** WHAT IS EXPECTED **
Find and copy each line of the records where the string "Lending" shows up.

Items listed in a dataset:
◆ ◆ ◆ ◆ ◆

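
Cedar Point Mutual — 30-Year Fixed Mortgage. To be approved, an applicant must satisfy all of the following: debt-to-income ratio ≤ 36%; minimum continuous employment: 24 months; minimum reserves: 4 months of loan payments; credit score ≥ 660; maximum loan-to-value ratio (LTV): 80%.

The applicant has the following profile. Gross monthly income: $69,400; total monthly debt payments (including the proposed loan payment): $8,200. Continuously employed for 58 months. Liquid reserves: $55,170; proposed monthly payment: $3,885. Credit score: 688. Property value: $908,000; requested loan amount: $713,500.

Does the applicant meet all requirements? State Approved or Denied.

DTI: 8,200 ÷ 69,400 = 11.8%, within the 36% cap
Employment 58 ≥ 24 months
Liquid reserves cover 55,170/3,885 = 14.2 months — ≥ 4 required
Credit score 688 ≥ 660 (meets)
LTV = 713,500/908,000 = 78.6% ≤ 80%
All criteria satisfied.

Approved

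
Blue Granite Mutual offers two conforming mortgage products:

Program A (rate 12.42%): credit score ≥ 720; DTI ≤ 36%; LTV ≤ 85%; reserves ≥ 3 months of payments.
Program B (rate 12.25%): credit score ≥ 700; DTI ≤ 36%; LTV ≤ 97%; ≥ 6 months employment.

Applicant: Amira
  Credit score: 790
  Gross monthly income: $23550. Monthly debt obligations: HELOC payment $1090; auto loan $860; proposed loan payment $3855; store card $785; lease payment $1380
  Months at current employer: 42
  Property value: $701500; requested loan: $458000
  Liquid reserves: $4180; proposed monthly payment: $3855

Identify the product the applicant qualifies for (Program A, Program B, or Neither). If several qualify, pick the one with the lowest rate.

Program B

Total debts = (1,090 + 860 + 3,855 + 785 + 1,380) = 7,970; DTI = 7,970/23,550 = 33.8%.
LTV = 458,000/701,500 = 65.3%.
Reserves = 4,180/3,855 = 1.1 months.
Program A: score 790 ≥ 720; DTI 33.8% ≤ 36%; LTV 65.3% ≤ 85%; reserves 1.1 < 3 mo → does not qualify.
Program B: score 790 ≥ 700; DTI 33.8% ≤ 36%; LTV 65.3% ≤ 97%; employment 42 ≥ 6 mo → qualifies.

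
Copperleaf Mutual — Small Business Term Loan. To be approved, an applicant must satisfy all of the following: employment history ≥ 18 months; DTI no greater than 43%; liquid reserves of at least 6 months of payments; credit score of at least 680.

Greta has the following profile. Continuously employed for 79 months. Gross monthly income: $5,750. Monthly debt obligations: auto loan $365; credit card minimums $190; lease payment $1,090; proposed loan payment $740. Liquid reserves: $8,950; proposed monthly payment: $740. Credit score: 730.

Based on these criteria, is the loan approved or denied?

Employment 79 ≥ 18 months
Total monthly debts = (365 + 190 + 1,090 + 740) = 2,385. Debt-to-income = 2,385/5,750 = 41.5% — meets 43% limit
Liquid reserves cover 8,950/740 = 12.1 months — ≥ 6 required
Credit score 730 ≥ 680 (meets)
All criteria satisfied.

Approved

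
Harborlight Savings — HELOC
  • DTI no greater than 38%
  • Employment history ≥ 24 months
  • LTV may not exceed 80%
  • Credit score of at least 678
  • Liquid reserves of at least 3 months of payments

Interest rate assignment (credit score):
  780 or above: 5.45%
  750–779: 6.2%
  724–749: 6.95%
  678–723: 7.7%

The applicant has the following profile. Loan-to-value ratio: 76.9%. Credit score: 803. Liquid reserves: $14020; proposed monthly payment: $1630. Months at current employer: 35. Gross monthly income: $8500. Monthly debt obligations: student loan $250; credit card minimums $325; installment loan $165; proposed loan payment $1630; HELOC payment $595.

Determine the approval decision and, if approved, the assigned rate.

Approved at 5.45%

Credit score 803 ≥ 678 (meets minimum)
Total monthly debts = (250 + 325 + 165 + 1,630 + 595) = 2,965. DTI = 2,965/8,500 = 34.9% ≤ 38%
Liquid reserves cover 14,020/1,630 = 8.6 months — ≥ 3 required
Employment 35 ≥ 24 months
LTV 76.9% ≤ 80%
All requirements met. Score 803 falls in the 780 or above tier → 5.45%.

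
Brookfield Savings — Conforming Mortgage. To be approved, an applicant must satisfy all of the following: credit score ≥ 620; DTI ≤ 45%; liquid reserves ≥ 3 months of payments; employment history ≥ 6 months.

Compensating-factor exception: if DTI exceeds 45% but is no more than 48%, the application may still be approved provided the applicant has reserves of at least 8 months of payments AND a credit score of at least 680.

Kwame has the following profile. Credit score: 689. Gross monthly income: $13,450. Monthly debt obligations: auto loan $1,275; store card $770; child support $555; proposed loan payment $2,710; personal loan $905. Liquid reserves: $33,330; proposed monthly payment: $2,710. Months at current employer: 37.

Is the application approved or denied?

Approved

Credit score 689 ≥ 620 (meets base)
Total debts = (1,275 + 770 + 555 + 2,710 + 905) = 6,215. DTI: 6,215 ÷ 13,450 = 46.2%, over the 45% base limit.
Reserves: 33,330 ÷ 2,710 = 12.3 months (meets 3-month minimum)
Employment 37 ≥ 6 months
46.2% falls in the override range (45%–48%), so the compensating-factor test applies.
Reserves 12.3 ≥ 8 months; credit score 689 ≥ 680.
Both compensating conditions met → exception applies.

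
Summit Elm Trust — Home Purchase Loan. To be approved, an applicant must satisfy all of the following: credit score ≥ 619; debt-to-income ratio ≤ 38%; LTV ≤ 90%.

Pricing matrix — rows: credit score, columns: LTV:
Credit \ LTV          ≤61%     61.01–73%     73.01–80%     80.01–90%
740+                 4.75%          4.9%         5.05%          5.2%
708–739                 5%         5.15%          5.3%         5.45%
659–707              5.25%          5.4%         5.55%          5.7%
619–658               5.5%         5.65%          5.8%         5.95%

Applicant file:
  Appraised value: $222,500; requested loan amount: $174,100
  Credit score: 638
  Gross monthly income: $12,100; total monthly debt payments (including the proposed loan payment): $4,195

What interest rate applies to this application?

5.8%

Credit score 638 ≥ 619; Debt-to-income = 4,195/12,100 = 34.7% — meets 38% limit
LTV = 174,100/222,500 = 78.2% ≤ 90%
Score 638 is in the 619–658 band; LTV 78.2% is in the 73.01–80% band → 5.8%.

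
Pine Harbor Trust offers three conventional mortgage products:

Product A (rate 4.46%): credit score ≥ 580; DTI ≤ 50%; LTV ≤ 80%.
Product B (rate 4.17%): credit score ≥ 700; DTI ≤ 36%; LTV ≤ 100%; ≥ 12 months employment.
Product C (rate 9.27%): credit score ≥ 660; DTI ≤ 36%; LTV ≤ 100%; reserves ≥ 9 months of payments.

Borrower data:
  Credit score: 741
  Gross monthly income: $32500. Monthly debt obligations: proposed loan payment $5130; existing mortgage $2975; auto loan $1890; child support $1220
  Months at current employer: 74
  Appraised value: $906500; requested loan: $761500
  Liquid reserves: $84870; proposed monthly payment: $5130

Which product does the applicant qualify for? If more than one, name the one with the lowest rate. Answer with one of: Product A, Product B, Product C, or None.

Product B

Total debts = (5,130 + 2,975 + 1,890 + 1,220) = 11,215; DTI = 11,215/32,500 = 34.5%.
LTV = 761,500/906,500 = 84%.
Reserves = 84,870/5,130 = 16.5 months.
Product A: score 741 ≥ 580; DTI 34.5% ≤ 50%; LTV 84% > 80% → does not qualify.
Product B: score 741 ≥ 700; DTI 34.5% ≤ 36%; LTV 84% ≤ 100%; employment 74 ≥ 12 mo → qualifies.
Product C: score 741 ≥ 660; DTI 34.5% ≤ 36%; LTV 84% ≤ 100%; reserves 16.5 ≥ 9 mo → qualifies.
Qualifying: Product B, Product C. Lowest rate is 4.17% → Product B.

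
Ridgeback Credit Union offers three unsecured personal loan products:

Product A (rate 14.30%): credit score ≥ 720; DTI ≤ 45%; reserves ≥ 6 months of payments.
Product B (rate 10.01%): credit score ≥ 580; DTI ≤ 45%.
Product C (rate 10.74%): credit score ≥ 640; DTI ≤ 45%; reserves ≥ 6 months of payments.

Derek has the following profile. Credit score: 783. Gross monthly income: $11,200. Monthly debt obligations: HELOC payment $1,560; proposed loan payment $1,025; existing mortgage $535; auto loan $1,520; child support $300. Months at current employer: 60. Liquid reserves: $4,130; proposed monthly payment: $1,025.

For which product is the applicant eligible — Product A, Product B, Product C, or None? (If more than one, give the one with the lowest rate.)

Total debts = (1,560 + 1,025 + 535 + 1,520 + 300) = 4,940; DTI = 4,940/11,200 = 44.1%.
Reserves = 4,130/1,025 = 4.0 months.
Product A: score 783 ≥ 720; DTI 44.1% ≤ 45%; reserves 4.0 < 6 mo → does not qualify.
Product B: score 783 ≥ 580; DTI 44.1% ≤ 45% → qualifies.
Product C: score 783 ≥ 640; DTI 44.1% ≤ 45%; reserves 4.0 < 6 mo → does not qualify.

Product B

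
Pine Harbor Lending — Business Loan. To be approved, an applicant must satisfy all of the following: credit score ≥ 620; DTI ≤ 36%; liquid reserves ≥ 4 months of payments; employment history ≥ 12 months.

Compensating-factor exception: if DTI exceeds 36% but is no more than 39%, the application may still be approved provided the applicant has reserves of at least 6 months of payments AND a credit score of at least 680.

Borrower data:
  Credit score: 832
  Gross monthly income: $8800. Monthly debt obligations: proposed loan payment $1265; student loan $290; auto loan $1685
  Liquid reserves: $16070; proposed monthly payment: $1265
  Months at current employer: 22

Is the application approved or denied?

Credit score 832 ≥ 620 (meets base)
Total debts = (1,265 + 290 + 1,685) = 3,240. DTI = 3,240/8,800 = 36.8% > 36% — standard DTI limit exceeded.
Reserves: 16,070 ÷ 1,265 = 12.7 months (meets 4-month minimum)
Employment 22 ≥ 12 months
DTI 36.8% is within the 36%–39% exception band; checking compensating factors.
Reserves 12.7 ≥ 6 months; credit score 832 ≥ 680.
Both compensating conditions met → exception applies.

Approved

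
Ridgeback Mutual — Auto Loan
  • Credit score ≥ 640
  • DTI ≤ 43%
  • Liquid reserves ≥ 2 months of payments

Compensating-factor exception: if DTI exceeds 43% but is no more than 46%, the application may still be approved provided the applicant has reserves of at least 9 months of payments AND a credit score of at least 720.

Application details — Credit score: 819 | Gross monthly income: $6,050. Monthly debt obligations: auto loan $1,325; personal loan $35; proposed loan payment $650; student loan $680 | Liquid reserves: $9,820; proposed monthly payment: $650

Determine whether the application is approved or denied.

Credit score 819 ≥ 640 (meets base)
Total debts = (1,325 + 35 + 650 + 680) = 2,690. DTI = 2,690/6,050 = 44.5% > 43% — standard DTI limit exceeded.
Reserves: 9,820 ÷ 650 = 15.1 months (meets 2-month minimum)
44.5% falls in the override range (43%–46%), so the compensating-factor test applies.
Override check — reserves: 15.1 mo (ok); score: 819 (ok).
Both compensating conditions met → exception applies.

Approved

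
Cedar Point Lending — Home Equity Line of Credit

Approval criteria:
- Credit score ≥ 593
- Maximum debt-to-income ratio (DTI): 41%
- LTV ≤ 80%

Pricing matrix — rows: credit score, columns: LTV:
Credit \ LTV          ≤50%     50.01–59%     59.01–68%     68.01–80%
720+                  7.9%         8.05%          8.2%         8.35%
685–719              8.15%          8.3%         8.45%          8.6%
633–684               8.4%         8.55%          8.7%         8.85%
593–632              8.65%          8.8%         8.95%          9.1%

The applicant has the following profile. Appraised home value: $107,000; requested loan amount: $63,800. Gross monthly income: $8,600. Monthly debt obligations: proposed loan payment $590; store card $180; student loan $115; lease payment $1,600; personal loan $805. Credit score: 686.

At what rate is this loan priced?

8.45%

Credit score 686 ≥ 593; Total monthly debts = (590 + 180 + 115 + 1,600 + 805) = 3,290. DTI = 3,290/8,600 = 38.3% ≤ 41%
Loan-to-value = 63,800/107,000 = 59.6% — pass (80% max)
Score 686 is in the 685–719 band; LTV 59.6% is in the 59.01–68% band → 8.45%.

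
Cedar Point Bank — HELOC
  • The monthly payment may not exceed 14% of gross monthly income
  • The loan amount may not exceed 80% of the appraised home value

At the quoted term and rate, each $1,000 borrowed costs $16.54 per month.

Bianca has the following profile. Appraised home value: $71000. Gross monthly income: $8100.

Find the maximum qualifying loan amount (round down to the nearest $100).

Payment cap: 14% × $8,100 = $1,134/month.
At $16.54 per $1,000, that supports 1,134/16.54 × 1,000 ≈ $68,561 → $68,500.
LTV cap: 80% × $71,000 = $56,800 → $56,800.
Binding constraint: loan-to-value.

$56,800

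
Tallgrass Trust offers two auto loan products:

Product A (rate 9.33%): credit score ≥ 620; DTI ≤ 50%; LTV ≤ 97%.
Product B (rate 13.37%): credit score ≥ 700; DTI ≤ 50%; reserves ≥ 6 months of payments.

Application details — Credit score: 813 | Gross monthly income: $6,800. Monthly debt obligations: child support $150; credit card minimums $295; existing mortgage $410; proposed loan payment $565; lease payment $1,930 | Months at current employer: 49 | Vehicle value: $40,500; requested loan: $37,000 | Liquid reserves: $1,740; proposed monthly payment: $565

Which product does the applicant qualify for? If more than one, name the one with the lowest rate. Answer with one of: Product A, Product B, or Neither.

Total debts = (150 + 295 + 410 + 565 + 1,930) = 3,350; DTI = 3,350/6,800 = 49.3%.
LTV = 37,000/40,500 = 91.4%.
Reserves = 1,740/565 = 3.1 months.
Product A: score 813 ≥ 620; DTI 49.3% ≤ 50%; LTV 91.4% ≤ 97% → qualifies.
Product B: score 813 ≥ 700; DTI 49.3% ≤ 50%; reserves 3.1 < 6 mo → does not qualify.

Product A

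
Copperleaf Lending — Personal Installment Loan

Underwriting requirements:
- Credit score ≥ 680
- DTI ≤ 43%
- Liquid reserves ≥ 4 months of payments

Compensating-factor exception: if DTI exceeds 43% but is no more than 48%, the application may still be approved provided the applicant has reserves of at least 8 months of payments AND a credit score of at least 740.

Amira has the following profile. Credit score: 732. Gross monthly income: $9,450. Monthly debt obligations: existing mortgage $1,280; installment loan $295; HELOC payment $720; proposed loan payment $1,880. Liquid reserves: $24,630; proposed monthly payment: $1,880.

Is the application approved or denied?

Denied

Credit score 732 ≥ 680 (meets base)
Total debts = (1,280 + 295 + 720 + 1,880) = 4,175. DTI: 4,175 ÷ 9,450 = 44.2%, over the 43% base limit.
Liquid reserves cover 24,630/1,880 = 13.1 months — ≥ 4 required
DTI 44.2% is within the 43%–48% exception band; checking compensating factors.
Reserves 13.1 ≥ 8 months; credit score 732 < 740.
Override conditions not both satisfied; exception does not apply.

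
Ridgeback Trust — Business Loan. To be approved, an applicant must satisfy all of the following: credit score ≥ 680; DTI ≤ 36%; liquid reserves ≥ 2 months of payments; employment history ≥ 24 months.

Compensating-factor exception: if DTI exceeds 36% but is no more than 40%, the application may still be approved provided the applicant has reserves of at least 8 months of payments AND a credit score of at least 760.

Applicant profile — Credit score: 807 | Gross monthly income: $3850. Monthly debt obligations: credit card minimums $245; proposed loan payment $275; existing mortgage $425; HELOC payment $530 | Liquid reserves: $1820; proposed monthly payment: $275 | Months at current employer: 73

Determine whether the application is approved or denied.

Denied

Credit score 807 ≥ 680 (meets base)
Total debts = (245 + 275 + 425 + 530) = 1,475. DTI: 1,475 ÷ 3,850 = 38.3%, over the 36% base limit.
Reserves: 1,820 ÷ 275 = 6.6 months (meets 2-month minimum)
Employment 73 ≥ 24 months
38.3% falls in the override range (36%–40%), so the compensating-factor test applies.
Reserves 6.6 < 8 months; credit score 807 ≥ 760.
Override conditions not both satisfied; exception does not apply.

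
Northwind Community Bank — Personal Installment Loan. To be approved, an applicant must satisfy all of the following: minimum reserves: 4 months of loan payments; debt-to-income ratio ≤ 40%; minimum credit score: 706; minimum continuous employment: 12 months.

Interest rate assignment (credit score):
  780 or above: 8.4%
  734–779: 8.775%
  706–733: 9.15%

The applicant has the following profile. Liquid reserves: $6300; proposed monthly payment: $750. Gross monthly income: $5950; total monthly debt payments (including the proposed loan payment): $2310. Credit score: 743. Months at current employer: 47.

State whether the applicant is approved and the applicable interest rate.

Credit score 743 ≥ 706 (meets minimum)
DTI: 2,310 ÷ 5,950 = 38.8%, within the 40% cap
Employment 47 ≥ 12 months
Reserves: 6,300 ÷ 750 = 8.4 months (meets 4-month minimum)
All requirements met. Score 743 falls in the 734–779 tier → 8.775%.

Approved at 8.775%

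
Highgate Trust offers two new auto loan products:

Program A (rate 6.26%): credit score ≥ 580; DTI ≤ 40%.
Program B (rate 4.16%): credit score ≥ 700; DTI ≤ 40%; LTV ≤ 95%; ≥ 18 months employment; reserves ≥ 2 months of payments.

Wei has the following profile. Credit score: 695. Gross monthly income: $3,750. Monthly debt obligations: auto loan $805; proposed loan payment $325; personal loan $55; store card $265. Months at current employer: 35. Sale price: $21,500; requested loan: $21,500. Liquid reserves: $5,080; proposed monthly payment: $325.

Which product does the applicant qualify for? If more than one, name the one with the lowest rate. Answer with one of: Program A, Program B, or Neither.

Program A

Total debts = (805 + 325 + 55 + 265) = 1,450; DTI = 1,450/3,750 = 38.7%.
LTV = 21,500/21,500 = 100%.
Reserves = 5,080/325 = 15.6 months.
Program A: score 695 ≥ 580; DTI 38.7% ≤ 40% → qualifies.
Program B: score 695 < 700; DTI 38.7% ≤ 40%; LTV 100% > 95%; employment 35 ≥ 18 mo; reserves 15.6 ≥ 2 mo → does not qualify.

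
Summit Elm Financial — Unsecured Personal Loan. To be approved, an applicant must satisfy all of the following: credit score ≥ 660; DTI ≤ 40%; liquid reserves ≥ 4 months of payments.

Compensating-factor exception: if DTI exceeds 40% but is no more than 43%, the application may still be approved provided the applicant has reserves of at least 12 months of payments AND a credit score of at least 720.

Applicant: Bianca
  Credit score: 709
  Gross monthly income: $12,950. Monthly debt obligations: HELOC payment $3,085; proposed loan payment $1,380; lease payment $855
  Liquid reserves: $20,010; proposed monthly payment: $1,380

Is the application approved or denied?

Credit score 709 ≥ 660 (meets base)
Total debts = (3,085 + 1,380 + 855) = 5,320. DTI = 5,320/12,950 = 41.1% > 40% — standard DTI limit exceeded.
Reserves: 20,010 ÷ 1,380 = 14.5 months (meets 4-month minimum)
DTI 41.1% is within the 40%–43% exception band; checking compensating factors.
Reserves 14.5 ≥ 12 months; credit score 709 < 720.
Compensating-factor requirement not fully met.

Denied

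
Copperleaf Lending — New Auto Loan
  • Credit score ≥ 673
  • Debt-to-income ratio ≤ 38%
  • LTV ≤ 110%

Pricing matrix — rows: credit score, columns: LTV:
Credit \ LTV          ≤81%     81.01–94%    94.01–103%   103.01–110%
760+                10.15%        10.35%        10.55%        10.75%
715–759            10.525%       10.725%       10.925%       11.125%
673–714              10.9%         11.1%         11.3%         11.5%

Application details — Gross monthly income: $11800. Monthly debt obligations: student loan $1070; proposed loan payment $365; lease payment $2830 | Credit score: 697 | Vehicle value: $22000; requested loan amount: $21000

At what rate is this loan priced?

Credit score 697 ≥ 673; Total monthly debts = (1,070 + 365 + 2,830) = 4,265. DTI = 4,265/11,800 = 36.1% ≤ 38%
LTV = 21,000/22,000 = 95.5% ≤ 110%
Credit 697 → row 673–714; LTV 95.5% → column 94.01–103%. Grid cell → 11.3%.

11.3%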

◆ ◆ ◆ ◆ ◆

** FINAL ANSWER **
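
Pine Harbor Lending — Business Loan. To be approved, an applicant must satisfy all of the following: credit score ≥ 620; DTI ≤ 36%; liquid reserves ≥ 4 months of payments; employment history ≥ 12 months.
Cedar Point Lending — Home Equity Line of Credit
Copperleaf Lending — Personal Installment Loan
Copperleaf Lending — New Auto Loan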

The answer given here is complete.